Work instruction >>
Whenever a line carries the word "Here", pull it out of the entries.

[Start of Attachment]

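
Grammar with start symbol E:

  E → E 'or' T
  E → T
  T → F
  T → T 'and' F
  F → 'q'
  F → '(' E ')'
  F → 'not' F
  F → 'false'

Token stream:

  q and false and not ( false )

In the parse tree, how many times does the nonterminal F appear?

5

[E [T [T [T [F q]] and [F false]] and [F not [F ( [E [T [F false]]] )]]]]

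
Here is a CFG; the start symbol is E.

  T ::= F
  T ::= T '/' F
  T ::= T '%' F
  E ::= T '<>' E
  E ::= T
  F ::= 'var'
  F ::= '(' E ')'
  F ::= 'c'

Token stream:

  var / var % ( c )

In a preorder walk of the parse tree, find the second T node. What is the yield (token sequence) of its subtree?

var / var

[E [T [T [T [F var]] / [F var]] % [F ( [E [T [F c]]] )]]]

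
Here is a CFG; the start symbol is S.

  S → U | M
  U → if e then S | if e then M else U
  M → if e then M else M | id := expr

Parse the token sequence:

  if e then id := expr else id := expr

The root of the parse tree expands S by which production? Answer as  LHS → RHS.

S → M

[S [M if e then [M id := expr] else [M id := expr]]]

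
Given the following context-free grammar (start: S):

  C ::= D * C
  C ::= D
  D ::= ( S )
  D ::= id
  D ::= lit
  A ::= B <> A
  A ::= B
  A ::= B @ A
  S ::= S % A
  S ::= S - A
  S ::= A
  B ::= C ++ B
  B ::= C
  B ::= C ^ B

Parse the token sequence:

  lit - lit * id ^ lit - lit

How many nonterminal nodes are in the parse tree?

[S [S [S [A [B [C [D lit]]]]] - [A [B [C [D lit] * [C [D id]]] ^ [B [C [D lit]]]]]] - [A [B [C [D lit]]]]]

20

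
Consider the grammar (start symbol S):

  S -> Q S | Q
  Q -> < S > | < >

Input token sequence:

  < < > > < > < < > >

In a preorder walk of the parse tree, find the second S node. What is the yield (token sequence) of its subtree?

< >

[S [Q < [S [Q < >]] >] [S [Q < >] [S [Q < [S [Q < >]] >]]]]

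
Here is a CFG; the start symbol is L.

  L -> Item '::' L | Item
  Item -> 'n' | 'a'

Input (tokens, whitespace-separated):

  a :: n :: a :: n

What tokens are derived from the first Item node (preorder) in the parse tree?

a

[L [Item a] :: [L [Item n] :: [L [Item a] :: [L [Item n]]]]]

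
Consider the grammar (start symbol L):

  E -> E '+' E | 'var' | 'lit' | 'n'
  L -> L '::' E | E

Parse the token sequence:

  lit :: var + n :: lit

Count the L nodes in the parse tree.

[L [L [L [E lit]] :: [E [E var] + [E n]]] :: [E lit]]

3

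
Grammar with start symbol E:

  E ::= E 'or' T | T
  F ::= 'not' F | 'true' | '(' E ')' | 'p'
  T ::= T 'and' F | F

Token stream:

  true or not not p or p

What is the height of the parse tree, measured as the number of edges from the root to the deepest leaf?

[E [E [E [T [F true]]] or [T [F not [F not [F p]]]]] or [T [F p]]]

6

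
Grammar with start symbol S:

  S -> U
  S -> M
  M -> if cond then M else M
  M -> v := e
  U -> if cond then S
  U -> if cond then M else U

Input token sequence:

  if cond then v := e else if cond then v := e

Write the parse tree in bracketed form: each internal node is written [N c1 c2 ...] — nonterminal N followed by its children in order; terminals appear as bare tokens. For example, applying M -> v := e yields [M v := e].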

[End of Attachment]

Finished exercise >>
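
Here is a CFG; the start symbol is E.
Here is a CFG; the start symbol is S.
Here is a CFG; the start symbol is L.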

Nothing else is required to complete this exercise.